> **Exercise description**
Return exactly the line that contains "Points P = (-3, -2), Q" and all lines beneath it in the entries, through the very last one.
^^^^^^^^^^^^^^^^
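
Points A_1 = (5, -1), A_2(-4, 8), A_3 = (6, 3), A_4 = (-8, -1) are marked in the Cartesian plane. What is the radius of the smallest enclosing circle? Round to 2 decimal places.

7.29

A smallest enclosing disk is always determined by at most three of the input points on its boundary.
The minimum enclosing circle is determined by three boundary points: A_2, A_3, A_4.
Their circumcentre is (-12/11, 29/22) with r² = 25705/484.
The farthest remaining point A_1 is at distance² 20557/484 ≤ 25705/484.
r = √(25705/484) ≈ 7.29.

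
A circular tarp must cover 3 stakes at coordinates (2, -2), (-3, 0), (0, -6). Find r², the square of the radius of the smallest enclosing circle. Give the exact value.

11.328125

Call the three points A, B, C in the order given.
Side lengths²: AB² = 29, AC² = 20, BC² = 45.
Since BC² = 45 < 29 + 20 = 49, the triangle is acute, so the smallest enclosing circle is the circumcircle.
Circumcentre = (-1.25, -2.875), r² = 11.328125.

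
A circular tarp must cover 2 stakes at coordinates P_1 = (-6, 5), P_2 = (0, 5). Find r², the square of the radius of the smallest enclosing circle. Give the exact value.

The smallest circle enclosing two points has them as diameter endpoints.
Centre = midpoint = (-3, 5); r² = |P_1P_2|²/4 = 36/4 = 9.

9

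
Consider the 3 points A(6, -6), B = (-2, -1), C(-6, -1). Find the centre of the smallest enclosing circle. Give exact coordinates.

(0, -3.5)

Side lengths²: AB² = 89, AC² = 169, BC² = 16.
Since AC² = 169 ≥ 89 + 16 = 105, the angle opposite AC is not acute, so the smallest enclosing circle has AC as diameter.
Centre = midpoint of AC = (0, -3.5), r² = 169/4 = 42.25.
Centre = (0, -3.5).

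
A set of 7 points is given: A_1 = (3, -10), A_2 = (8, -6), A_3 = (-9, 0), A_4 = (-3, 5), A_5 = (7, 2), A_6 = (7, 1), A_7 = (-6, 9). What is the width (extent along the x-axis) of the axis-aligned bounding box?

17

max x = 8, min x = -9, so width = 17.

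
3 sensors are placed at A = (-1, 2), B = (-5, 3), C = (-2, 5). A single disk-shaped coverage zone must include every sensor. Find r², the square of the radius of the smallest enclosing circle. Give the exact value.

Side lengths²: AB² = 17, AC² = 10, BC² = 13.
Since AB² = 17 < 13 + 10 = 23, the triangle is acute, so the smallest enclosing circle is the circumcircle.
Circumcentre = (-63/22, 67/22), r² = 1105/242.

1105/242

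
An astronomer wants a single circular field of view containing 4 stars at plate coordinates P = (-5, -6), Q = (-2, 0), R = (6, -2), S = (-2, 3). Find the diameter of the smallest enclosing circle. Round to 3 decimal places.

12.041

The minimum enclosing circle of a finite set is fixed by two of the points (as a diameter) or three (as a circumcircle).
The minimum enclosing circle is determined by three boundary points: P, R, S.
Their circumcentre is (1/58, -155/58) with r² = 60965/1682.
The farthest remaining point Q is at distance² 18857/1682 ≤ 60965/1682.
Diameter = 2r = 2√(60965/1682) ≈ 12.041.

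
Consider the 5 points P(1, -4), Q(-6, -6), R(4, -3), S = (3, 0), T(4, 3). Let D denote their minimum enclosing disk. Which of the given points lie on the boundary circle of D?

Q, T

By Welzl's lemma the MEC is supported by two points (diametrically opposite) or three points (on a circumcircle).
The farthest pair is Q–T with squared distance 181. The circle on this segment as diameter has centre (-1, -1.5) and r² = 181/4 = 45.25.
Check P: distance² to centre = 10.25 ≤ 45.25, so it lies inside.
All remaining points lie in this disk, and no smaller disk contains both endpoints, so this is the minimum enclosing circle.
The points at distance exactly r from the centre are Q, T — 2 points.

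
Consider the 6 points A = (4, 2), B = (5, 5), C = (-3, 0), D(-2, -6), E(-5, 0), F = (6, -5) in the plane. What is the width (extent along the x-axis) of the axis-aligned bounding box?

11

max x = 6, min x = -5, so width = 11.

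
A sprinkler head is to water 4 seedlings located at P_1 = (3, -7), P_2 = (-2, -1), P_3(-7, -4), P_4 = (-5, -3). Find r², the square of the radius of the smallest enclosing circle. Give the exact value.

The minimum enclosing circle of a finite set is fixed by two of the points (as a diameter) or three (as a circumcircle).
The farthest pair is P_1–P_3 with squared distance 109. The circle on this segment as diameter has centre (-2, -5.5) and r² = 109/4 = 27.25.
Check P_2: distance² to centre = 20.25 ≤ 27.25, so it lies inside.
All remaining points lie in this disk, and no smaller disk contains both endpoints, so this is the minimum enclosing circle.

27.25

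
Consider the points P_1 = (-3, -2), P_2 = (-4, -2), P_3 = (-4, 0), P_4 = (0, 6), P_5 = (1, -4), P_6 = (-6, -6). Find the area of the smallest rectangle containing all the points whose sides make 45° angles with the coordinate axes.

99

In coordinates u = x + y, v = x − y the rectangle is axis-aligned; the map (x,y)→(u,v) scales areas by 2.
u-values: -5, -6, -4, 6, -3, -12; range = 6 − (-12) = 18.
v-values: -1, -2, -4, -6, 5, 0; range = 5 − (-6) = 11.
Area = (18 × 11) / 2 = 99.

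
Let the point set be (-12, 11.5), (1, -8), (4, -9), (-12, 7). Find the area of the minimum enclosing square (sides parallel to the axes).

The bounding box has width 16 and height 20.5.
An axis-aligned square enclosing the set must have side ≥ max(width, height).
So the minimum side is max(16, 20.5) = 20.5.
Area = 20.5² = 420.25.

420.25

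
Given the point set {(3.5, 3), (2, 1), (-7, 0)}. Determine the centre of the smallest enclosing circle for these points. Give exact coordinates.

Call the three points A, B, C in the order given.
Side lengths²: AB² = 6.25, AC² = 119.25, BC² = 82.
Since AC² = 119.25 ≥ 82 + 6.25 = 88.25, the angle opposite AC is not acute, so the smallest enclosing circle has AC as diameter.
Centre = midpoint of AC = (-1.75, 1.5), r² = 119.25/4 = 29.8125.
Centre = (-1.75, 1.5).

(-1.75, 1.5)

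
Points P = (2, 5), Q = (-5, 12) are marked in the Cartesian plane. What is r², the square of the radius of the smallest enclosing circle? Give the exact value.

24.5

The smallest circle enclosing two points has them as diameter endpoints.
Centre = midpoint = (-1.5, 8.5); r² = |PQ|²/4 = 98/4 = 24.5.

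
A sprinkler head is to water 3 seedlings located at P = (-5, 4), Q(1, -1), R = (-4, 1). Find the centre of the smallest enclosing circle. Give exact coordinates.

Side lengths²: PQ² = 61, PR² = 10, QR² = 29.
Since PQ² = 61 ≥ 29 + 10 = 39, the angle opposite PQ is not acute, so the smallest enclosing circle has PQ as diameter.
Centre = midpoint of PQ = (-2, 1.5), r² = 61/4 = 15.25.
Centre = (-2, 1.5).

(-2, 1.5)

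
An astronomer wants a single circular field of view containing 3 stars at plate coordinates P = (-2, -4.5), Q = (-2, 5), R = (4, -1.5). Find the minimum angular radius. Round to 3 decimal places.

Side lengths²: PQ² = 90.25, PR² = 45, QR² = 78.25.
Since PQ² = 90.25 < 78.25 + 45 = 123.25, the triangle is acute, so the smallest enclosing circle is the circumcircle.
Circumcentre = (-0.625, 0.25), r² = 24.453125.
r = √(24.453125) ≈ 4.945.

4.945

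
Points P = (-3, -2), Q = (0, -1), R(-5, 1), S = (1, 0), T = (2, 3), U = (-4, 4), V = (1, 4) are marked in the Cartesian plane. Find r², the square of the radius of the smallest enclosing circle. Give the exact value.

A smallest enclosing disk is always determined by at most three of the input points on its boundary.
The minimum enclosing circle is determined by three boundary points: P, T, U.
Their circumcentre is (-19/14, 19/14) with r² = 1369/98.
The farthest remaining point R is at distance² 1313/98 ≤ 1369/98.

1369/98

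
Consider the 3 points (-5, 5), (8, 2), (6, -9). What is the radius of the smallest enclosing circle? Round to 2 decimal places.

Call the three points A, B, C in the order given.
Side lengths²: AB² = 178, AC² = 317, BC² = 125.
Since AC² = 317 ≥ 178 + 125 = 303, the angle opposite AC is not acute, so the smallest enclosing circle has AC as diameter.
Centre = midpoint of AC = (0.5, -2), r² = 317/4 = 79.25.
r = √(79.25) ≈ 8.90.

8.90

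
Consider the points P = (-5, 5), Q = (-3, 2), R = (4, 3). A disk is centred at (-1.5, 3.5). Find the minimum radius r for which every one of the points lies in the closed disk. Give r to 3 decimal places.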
^^^^^^^^^^^^^^^^
> **Expected answer**
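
Points P = (-3, -2), Q = (0, -1), R(-5, 1), S = (1, 0), T = (2, 3), U = (-4, 4), V = (1, 4) are marked in the Cartesian plane. Find r², the square of the radius of the smallest enclosing circle. Give the exact value.

A smallest enclosing disk is always determined by at most three of the input points on its boundary.
The minimum enclosing circle is determined by three boundary points: P, T, U.
Their circumcentre is (-19/14, 19/14) with r² = 1369/98.
The farthest remaining point R is at distance² 1313/98 ≤ 1369/98.

1369/98

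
Consider the 3 points (-5, 5), (8, 2), (6, -9). What is the radius of the smallest enclosing circle? Round to 2 decimal places.

Call the three points A, B, C in the order given.
Side lengths²: AB² = 178, AC² = 317, BC² = 125.
Since AC² = 317 ≥ 178 + 125 = 303, the angle opposite AC is not acute, so the smallest enclosing circle has AC as diameter.
Centre = midpoint of AC = (0.5, -2), r² = 317/4 = 79.25.
r = √(79.25) ≈ 8.90.

8.90

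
Consider the points P = (-5, 5), Q = (-3, 2), R = (4, 3). A disk is centred at (-1.5, 3.5). Find the minimum radius r for which every one of the points lies in the closed disk. Give r to 3 decimal places.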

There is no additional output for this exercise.